REQUIREMENT -
Some of the lines below need repeating. Reproduce exactly those between the lines holding "Fill rule: every" and "(4,22) — (4,5)", inclusive.

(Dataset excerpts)

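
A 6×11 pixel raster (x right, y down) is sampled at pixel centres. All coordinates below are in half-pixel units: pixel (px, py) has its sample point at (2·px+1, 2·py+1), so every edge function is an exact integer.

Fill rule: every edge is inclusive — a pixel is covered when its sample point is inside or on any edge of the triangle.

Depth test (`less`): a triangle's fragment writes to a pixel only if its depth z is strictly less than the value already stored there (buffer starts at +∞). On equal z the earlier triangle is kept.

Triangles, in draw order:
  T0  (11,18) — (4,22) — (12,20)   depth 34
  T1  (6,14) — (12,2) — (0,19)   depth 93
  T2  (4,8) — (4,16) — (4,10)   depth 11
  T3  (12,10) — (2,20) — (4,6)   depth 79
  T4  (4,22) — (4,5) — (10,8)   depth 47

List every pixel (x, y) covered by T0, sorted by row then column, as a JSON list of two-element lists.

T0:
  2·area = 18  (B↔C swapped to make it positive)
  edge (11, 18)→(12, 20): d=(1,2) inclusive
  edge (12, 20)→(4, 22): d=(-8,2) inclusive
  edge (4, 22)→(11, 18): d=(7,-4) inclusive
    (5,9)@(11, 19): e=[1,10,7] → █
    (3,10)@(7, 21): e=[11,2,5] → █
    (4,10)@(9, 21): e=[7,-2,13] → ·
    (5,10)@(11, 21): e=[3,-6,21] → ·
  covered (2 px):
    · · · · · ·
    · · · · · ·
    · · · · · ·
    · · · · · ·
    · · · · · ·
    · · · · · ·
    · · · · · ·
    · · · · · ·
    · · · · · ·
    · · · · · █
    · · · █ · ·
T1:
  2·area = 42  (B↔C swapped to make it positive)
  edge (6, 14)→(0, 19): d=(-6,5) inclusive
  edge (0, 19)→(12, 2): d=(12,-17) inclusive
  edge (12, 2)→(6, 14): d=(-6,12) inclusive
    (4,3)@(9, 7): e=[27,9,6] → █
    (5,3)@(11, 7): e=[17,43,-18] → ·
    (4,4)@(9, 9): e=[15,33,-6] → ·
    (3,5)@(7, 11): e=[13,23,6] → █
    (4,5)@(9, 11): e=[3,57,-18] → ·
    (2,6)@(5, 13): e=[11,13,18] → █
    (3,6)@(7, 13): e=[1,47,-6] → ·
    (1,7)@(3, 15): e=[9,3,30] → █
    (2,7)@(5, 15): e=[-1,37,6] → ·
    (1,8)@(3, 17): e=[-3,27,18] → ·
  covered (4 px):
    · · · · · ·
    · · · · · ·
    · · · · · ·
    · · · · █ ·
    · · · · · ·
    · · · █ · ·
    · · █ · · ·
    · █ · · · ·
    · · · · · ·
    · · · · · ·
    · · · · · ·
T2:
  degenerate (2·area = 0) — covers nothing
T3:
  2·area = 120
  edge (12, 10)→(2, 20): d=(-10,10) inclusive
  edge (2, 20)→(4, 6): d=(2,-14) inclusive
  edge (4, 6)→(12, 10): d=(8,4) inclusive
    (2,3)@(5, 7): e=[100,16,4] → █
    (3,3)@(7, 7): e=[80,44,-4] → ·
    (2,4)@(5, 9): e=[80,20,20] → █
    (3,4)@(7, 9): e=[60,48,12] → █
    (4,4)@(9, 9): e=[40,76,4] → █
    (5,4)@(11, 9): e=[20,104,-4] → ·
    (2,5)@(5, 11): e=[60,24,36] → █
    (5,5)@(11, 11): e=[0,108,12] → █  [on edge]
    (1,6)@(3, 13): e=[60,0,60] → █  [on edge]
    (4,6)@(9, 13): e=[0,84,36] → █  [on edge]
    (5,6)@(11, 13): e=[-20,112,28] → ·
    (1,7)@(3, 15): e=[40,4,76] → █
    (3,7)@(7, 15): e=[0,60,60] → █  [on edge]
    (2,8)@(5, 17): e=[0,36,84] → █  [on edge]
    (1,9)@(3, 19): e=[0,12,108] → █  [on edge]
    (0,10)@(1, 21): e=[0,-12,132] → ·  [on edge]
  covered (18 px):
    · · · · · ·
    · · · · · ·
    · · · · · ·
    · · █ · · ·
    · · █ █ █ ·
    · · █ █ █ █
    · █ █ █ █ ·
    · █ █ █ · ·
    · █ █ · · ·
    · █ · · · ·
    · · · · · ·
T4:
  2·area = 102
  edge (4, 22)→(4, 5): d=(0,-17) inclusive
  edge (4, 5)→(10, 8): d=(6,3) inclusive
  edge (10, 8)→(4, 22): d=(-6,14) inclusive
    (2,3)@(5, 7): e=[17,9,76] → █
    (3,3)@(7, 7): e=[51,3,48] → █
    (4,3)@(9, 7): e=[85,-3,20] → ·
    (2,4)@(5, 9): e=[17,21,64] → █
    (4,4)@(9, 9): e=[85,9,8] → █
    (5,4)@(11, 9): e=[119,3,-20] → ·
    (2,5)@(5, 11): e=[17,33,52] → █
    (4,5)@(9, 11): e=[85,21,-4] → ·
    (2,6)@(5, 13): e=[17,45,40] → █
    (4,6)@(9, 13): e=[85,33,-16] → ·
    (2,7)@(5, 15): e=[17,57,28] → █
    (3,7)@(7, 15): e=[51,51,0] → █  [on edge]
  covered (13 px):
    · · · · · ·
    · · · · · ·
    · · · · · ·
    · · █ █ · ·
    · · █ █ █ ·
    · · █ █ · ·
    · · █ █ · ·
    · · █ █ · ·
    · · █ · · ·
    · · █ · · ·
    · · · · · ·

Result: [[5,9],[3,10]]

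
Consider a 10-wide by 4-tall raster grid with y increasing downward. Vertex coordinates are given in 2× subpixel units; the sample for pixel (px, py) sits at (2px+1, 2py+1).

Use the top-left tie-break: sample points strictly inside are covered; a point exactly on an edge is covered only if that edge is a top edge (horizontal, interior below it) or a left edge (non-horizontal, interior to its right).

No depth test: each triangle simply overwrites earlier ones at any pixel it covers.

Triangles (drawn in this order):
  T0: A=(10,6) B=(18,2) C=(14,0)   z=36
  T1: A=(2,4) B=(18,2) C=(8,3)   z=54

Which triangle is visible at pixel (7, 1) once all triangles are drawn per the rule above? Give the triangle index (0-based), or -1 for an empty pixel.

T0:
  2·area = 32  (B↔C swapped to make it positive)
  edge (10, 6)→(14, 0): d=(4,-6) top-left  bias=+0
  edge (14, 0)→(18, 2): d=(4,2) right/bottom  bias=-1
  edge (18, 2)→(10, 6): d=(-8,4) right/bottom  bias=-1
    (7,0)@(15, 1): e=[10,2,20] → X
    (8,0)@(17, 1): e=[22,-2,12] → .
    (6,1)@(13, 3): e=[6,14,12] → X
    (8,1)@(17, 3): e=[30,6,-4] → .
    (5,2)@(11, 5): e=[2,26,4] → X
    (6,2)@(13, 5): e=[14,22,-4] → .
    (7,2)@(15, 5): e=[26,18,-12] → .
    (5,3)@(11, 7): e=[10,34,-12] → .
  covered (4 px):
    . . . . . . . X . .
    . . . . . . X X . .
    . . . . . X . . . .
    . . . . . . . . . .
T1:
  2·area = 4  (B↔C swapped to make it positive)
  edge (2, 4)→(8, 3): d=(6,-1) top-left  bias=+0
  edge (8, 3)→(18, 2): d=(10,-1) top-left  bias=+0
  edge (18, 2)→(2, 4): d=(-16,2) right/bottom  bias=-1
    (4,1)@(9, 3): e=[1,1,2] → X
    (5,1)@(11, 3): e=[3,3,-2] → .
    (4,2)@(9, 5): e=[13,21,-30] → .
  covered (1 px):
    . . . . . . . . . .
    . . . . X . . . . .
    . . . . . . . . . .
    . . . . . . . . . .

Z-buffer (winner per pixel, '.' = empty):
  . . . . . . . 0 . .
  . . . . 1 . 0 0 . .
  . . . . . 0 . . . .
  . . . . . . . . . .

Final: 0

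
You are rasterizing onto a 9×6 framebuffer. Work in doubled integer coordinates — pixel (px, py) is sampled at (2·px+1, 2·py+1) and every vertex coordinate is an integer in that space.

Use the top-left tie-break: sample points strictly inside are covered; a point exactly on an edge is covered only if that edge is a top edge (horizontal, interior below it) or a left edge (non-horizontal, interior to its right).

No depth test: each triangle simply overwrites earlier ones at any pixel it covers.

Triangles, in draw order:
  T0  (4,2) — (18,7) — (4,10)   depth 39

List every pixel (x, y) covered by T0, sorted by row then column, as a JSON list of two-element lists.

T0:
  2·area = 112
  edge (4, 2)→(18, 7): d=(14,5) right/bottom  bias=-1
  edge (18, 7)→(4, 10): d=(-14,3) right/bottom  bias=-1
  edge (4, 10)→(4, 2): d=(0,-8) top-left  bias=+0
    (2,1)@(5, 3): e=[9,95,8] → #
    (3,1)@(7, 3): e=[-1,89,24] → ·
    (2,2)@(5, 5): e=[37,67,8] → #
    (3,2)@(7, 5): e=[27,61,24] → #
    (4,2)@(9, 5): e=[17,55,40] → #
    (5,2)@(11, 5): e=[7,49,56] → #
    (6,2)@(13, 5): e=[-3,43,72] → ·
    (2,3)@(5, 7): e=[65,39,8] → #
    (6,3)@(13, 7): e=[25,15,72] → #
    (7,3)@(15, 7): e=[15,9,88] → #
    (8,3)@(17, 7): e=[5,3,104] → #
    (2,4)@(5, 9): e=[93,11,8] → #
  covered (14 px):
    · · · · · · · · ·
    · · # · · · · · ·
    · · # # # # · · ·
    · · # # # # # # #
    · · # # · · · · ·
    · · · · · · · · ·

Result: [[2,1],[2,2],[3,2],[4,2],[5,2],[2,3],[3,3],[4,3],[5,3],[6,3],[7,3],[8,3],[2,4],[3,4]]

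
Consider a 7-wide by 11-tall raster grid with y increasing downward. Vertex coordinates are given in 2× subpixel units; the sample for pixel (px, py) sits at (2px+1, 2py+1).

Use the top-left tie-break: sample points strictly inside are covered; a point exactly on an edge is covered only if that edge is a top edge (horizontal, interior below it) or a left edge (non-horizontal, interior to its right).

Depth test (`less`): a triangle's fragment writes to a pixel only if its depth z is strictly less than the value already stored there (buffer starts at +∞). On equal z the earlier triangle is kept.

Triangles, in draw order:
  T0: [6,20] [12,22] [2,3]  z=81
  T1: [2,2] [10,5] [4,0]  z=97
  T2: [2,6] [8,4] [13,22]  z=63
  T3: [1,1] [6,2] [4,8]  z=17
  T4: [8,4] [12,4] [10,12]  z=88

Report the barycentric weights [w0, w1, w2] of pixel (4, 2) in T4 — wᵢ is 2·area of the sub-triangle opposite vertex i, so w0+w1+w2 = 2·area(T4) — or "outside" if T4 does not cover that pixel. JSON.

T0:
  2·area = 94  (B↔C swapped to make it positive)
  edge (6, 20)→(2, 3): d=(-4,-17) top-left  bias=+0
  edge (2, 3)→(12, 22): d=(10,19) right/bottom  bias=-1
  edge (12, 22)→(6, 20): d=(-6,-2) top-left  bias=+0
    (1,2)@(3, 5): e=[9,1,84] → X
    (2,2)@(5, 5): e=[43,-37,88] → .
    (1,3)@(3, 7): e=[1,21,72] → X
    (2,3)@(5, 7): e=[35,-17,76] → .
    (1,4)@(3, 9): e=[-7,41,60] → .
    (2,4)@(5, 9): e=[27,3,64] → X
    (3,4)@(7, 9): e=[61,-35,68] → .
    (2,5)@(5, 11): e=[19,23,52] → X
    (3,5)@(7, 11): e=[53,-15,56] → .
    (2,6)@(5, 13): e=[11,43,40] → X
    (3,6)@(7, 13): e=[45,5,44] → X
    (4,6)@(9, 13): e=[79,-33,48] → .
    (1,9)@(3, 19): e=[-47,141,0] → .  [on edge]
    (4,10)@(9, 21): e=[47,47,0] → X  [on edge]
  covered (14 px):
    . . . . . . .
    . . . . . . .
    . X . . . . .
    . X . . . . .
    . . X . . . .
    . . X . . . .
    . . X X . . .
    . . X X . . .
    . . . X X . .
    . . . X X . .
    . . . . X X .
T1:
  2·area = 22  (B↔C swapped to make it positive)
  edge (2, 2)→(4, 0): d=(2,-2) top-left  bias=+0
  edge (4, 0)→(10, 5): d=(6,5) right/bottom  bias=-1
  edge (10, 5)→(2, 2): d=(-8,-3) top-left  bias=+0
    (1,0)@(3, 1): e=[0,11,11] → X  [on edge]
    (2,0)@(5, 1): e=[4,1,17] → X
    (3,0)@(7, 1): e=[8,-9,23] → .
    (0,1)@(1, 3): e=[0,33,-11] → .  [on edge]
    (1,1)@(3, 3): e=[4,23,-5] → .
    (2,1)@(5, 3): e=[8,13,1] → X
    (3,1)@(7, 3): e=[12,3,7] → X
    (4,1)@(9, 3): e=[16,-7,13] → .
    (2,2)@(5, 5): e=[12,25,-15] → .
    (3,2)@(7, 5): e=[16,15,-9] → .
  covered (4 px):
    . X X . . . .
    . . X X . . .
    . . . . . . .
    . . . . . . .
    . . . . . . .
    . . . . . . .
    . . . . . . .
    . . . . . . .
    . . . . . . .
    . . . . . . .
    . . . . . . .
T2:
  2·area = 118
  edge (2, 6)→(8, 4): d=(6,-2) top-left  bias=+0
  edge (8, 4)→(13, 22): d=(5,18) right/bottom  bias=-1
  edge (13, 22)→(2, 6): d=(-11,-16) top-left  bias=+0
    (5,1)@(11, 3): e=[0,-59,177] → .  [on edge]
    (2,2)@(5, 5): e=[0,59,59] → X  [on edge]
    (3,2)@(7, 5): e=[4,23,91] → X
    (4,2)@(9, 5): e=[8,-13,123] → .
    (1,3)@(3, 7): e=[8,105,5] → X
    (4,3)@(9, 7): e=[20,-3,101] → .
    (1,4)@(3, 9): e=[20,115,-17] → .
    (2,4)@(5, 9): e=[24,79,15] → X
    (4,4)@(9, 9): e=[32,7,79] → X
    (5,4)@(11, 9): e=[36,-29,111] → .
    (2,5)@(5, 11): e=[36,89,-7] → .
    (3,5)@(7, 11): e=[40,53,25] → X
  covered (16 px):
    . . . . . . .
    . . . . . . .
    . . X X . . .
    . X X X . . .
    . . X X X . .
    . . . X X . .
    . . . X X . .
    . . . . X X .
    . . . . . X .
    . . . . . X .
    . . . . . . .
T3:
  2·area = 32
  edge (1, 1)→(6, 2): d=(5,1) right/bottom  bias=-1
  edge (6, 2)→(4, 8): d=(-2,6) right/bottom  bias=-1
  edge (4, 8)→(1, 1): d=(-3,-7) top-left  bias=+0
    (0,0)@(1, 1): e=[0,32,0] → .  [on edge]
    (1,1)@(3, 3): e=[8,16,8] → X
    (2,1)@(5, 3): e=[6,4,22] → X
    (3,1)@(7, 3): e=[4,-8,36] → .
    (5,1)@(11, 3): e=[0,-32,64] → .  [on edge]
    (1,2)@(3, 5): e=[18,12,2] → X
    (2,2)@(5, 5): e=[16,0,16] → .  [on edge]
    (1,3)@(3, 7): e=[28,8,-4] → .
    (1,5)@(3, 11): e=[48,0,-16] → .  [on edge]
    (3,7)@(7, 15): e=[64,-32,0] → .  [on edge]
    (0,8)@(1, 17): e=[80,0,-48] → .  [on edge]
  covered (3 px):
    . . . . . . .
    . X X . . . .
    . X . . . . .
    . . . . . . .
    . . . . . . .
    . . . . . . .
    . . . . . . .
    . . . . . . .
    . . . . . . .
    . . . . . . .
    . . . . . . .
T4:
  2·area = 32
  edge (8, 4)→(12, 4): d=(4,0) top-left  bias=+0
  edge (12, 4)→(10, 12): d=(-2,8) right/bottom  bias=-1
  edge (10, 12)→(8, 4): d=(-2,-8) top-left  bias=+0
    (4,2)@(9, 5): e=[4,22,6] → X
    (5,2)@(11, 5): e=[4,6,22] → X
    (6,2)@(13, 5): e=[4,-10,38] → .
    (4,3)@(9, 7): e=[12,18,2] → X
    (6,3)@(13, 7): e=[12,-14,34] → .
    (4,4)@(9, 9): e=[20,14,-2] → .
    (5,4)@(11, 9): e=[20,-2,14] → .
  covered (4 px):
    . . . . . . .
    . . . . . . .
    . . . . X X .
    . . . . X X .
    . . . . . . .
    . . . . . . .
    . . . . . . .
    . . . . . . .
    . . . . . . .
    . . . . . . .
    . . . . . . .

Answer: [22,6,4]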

THE ANSWER -
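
Fill rule: every edge is inclusive — a pixel is covered when its sample point is inside or on any edge of the triangle.

Depth test (`less`): a triangle's fragment writes to a pixel only if its depth z is strictly less than the value already stored there (buffer starts at +∞). On equal z the earlier triangle is kept.

Triangles, in draw order:
  T0  (11,18) — (4,22) — (12,20)   depth 34
  T1  (6,14) — (12,2) — (0,19)   depth 93
  T2  (4,8) — (4,16) — (4,10)   depth 11
  T3  (12,10) — (2,20) — (4,6)   depth 79
  T4  (4,22) — (4,5) — (10,8)   depth 47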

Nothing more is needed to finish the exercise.